Segment Open
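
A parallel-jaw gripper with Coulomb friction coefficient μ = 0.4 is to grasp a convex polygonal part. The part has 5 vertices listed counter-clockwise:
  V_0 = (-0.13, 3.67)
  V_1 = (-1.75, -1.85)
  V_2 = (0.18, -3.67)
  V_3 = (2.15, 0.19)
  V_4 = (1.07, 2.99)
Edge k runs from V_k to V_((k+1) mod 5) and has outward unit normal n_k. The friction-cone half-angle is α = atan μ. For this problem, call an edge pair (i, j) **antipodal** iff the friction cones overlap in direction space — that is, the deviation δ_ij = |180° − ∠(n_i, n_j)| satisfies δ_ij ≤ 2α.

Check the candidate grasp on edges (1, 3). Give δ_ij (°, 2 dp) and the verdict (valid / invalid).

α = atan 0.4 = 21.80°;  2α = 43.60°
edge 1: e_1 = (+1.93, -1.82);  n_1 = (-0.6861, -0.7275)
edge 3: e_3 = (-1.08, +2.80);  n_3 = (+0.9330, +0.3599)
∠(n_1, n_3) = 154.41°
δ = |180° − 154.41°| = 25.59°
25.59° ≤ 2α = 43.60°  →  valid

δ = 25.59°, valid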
Segment Closed
Segment Open
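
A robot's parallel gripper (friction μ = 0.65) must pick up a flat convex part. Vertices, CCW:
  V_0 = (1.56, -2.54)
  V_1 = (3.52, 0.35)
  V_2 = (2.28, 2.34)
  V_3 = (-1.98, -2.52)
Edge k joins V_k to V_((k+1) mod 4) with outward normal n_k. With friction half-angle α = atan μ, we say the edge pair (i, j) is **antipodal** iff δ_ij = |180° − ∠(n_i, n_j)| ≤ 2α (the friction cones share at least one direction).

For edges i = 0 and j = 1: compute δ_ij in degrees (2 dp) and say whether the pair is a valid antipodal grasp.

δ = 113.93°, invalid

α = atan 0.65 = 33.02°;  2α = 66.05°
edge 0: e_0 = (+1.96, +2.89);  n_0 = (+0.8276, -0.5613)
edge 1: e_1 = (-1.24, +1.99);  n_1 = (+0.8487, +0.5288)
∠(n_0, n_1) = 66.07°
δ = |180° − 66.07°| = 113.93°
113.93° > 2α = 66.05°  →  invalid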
Segment Closed
• _ASSIGNMENT_
Collect, from the material above, every line containing the word "gripper".

• _WORKED SOLUTION_
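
A parallel-jaw gripper with Coulomb friction coefficient μ = 0.4 is to grasp a convex polygonal part. The part has 5 vertices listed counter-clockwise:
A robot's parallel gripper (friction μ = 0.65) must pick up a flat convex part. Vertices, CCW: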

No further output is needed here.